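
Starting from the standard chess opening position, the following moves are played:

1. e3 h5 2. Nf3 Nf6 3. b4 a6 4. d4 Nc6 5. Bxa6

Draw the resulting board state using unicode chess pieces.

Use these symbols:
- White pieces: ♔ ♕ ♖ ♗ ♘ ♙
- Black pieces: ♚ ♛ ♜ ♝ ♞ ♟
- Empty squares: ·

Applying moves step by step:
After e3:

♜ ♞ ♝ ♛ ♚ ♝ ♞ ♜
♟ ♟ ♟ ♟ ♟ ♟ ♟ ♟
· · · · · · · ·
· · · · · · · ·
· · · · · · · ·
· · · · ♙ · · ·
♙ ♙ ♙ ♙ · ♙ ♙ ♙
♖ ♘ ♗ ♕ ♔ ♗ ♘ ♖


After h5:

♜ ♞ ♝ ♛ ♚ ♝ ♞ ♜
♟ ♟ ♟ ♟ ♟ ♟ ♟ ·
· · · · · · · ·
· · · · · · · ♟
· · · · · · · ·
· · · · ♙ · · ·
♙ ♙ ♙ ♙ · ♙ ♙ ♙
♖ ♘ ♗ ♕ ♔ ♗ ♘ ♖


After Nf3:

♜ ♞ ♝ ♛ ♚ ♝ ♞ ♜
♟ ♟ ♟ ♟ ♟ ♟ ♟ ·
· · · · · · · ·
· · · · · · · ♟
· · · · · · · ·
· · · · ♙ ♘ · ·
♙ ♙ ♙ ♙ · ♙ ♙ ♙
♖ ♘ ♗ ♕ ♔ ♗ · ♖


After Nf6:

♜ ♞ ♝ ♛ ♚ ♝ · ♜
♟ ♟ ♟ ♟ ♟ ♟ ♟ ·
· · · · · ♞ · ·
· · · · · · · ♟
· · · · · · · ·
· · · · ♙ ♘ · ·
♙ ♙ ♙ ♙ · ♙ ♙ ♙
♖ ♘ ♗ ♕ ♔ ♗ · ♖


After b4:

♜ ♞ ♝ ♛ ♚ ♝ · ♜
♟ ♟ ♟ ♟ ♟ ♟ ♟ ·
· · · · · ♞ · ·
· · · · · · · ♟
· ♙ · · · · · ·
· · · · ♙ ♘ · ·
♙ · ♙ ♙ · ♙ ♙ ♙
♖ ♘ ♗ ♕ ♔ ♗ · ♖


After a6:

♜ ♞ ♝ ♛ ♚ ♝ · ♜
· ♟ ♟ ♟ ♟ ♟ ♟ ·
♟ · · · · ♞ · ·
· · · · · · · ♟
· ♙ · · · · · ·
· · · · ♙ ♘ · ·
♙ · ♙ ♙ · ♙ ♙ ♙
♖ ♘ ♗ ♕ ♔ ♗ · ♖


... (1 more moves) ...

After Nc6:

♜ · ♝ ♛ ♚ ♝ · ♜
· ♟ ♟ ♟ ♟ ♟ ♟ ·
♟ · ♞ · · ♞ · ·
· · · · · · · ♟
· ♙ · ♙ · · · ·
· · · · ♙ ♘ · ·
♙ · ♙ · · ♙ ♙ ♙
♖ ♘ ♗ ♕ ♔ ♗ · ♖


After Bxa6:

♜ · ♝ ♛ ♚ ♝ · ♜
· ♟ ♟ ♟ ♟ ♟ ♟ ·
♗ · ♞ · · ♞ · ·
· · · · · · · ♟
· ♙ · ♙ · · · ·
· · · · ♙ ♘ · ·
♙ · ♙ · · ♙ ♙ ♙
♖ ♘ ♗ ♕ ♔ · · ♖



  a b c d e f g h
  ─────────────────
8│♜ · ♝ ♛ ♚ ♝ · ♜│8
7│· ♟ ♟ ♟ ♟ ♟ ♟ ·│7
6│♗ · ♞ · · ♞ · ·│6
5│· · · · · · · ♟│5
4│· ♙ · ♙ · · · ·│4
3│· · · · ♙ ♘ · ·│3
2│♙ · ♙ · · ♙ ♙ ♙│2
1│♖ ♘ ♗ ♕ ♔ · · ♖│1
  ─────────────────
  a b c d e f g h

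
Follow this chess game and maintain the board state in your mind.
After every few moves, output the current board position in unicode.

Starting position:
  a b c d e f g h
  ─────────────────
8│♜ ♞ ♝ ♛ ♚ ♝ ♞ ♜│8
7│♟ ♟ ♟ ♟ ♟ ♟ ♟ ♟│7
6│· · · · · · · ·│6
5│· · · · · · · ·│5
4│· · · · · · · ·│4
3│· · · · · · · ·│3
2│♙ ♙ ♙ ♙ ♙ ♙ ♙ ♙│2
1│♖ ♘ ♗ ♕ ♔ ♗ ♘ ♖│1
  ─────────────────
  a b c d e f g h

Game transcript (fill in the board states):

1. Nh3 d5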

What the task requires ▸ Return the lines containing "unicode", taking each one from the listing.

Written reply ▸
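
Draw the resulting board state using unicode chess pieces.
After every few moves, output the current board position in unicode.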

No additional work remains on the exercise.